[Stored items]
>>>>>

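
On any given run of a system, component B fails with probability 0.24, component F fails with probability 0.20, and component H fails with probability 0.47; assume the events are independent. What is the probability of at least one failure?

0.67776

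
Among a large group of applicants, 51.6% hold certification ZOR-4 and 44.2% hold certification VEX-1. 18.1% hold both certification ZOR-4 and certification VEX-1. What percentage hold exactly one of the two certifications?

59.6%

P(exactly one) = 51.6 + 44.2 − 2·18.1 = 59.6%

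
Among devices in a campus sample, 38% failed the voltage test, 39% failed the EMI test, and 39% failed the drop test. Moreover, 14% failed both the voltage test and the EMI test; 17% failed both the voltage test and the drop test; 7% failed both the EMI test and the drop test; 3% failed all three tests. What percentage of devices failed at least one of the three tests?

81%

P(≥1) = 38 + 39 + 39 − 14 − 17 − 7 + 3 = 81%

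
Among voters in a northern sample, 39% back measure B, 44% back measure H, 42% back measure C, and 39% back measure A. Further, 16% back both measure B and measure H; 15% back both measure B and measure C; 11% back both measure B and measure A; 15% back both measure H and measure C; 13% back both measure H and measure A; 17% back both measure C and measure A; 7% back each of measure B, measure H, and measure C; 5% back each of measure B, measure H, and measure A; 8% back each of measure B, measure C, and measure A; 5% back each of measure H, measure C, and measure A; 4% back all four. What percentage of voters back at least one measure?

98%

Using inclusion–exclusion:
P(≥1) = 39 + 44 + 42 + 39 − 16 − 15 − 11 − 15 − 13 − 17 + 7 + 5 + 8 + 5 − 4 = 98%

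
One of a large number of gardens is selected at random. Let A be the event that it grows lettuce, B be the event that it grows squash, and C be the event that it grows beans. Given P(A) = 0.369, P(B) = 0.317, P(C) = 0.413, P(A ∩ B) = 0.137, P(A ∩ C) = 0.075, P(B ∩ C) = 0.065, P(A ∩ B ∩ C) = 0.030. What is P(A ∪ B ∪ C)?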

<<<<<

Set the records above down again, exactly as they read.

> [EXERCISE SOLUTION]
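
On any given run of a system, component B fails with probability 0.24, component F fails with probability 0.20, and component H fails with probability 0.47; assume the events are independent. What is the probability of at least one failure?

0.67776

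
Among a large group of applicants, 51.6% hold certification ZOR-4 and 44.2% hold certification VEX-1. 18.1% hold both certification ZOR-4 and certification VEX-1. What percentage hold exactly one of the two certifications?

59.6%

P(exactly one) = 51.6 + 44.2 − 2·18.1 = 59.6%

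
Among devices in a campus sample, 38% failed the voltage test, 39% failed the EMI test, and 39% failed the drop test. Moreover, 14% failed both the voltage test and the EMI test; 17% failed both the voltage test and the drop test; 7% failed both the EMI test and the drop test; 3% failed all three tests. What percentage of devices failed at least one of the three tests?

81%

P(≥1) = 38 + 39 + 39 − 14 − 17 − 7 + 3 = 81%

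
Among voters in a northern sample, 39% back measure B, 44% back measure H, 42% back measure C, and 39% back measure A. Further, 16% back both measure B and measure H; 15% back both measure B and measure C; 11% back both measure B and measure A; 15% back both measure H and measure C; 13% back both measure H and measure A; 17% back both measure C and measure A; 7% back each of measure B, measure H, and measure C; 5% back each of measure B, measure H, and measure A; 8% back each of measure B, measure C, and measure A; 5% back each of measure H, measure C, and measure A; 4% back all four. What percentage of voters back at least one measure?

98%

Using inclusion–exclusion:
P(≥1) = 39 + 44 + 42 + 39 − 16 − 15 − 11 − 15 − 13 − 17 + 7 + 5 + 8 + 5 − 4 = 98%

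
One of a large number of gardens is selected at random. Let A be the event that it grows lettuce, B be the event that it grows squash, and C be the event that it grows beans. Given P(A) = 0.369, P(B) = 0.317, P(C) = 0.413, P(A ∩ B) = 0.137, P(A ∩ C) = 0.075, P(B ∩ C) = 0.065, P(A ∩ B ∩ C) = 0.030. What is P(A ∪ B ∪ C)?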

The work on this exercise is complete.